Task statement -
All records should be reproduced verbatim.
Data for this exercise START
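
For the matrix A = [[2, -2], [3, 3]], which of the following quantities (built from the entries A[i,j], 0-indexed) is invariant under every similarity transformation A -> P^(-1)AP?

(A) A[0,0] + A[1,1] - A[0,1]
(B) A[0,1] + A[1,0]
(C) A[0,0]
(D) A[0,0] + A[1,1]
D

A[0,0] + A[1,1] is the trace of A. By the cyclic property of the trace, tr(P^(-1)AP) = tr(APP^(-1)) = tr(A), so it is the same for every matrix similar to A.

The other combinations are not similarity invariants. For example, take P = [[1, 2], [0, 1]] (det P = 1), so P^(-1) = [[1, -2], [0, 1]] and
B = P^(-1)AP = [[-4, -16], [3, 9]].
Evaluating each option on A and on B:
(A) A[0,0] + A[1,1] - A[0,1]: 7 for A, 21 for B -> changes
(B) A[0,1] + A[1,0]: 1 for A, -13 for B -> changes
(C) A[0,0]: 2 for A, -4 for B -> changes
(D) A[0,0] + A[1,1]: 5 for A, 5 for B -> unchanged

Only (D) A[0,0] + A[1,1] = 5 survives (and it does so for every P, not just this one), so it is the invariant.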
Data for this exercise END
Solution for this task -
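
For the matrix A = [[2, -2], [3, 3]], which of the following quantities (built from the entries A[i,j], 0-indexed) is invariant under every similarity transformation A -> P^(-1)AP?

(A) A[0,0] + A[1,1] - A[0,1]
(B) A[0,1] + A[1,0]
(C) A[0,0]
(D) A[0,0] + A[1,1]
D

A[0,0] + A[1,1] is the trace of A. By the cyclic property of the trace, tr(P^(-1)AP) = tr(APP^(-1)) = tr(A), so it is the same for every matrix similar to A.

The other combinations are not similarity invariants. For example, take P = [[1, 2], [0, 1]] (det P = 1), so P^(-1) = [[1, -2], [0, 1]] and
B = P^(-1)AP = [[-4, -16], [3, 9]].
Evaluating each option on A and on B:
(A) A[0,0] + A[1,1] - A[0,1]: 7 for A, 21 for B -> changes
(B) A[0,1] + A[1,0]: 1 for A, -13 for B -> changes
(C) A[0,0]: 2 for A, -4 for B -> changes
(D) A[0,0] + A[1,1]: 5 for A, 5 for B -> unchanged

Only (D) A[0,0] + A[1,1] = 5 survives (and it does so for every P, not just this one), so it is the invariant.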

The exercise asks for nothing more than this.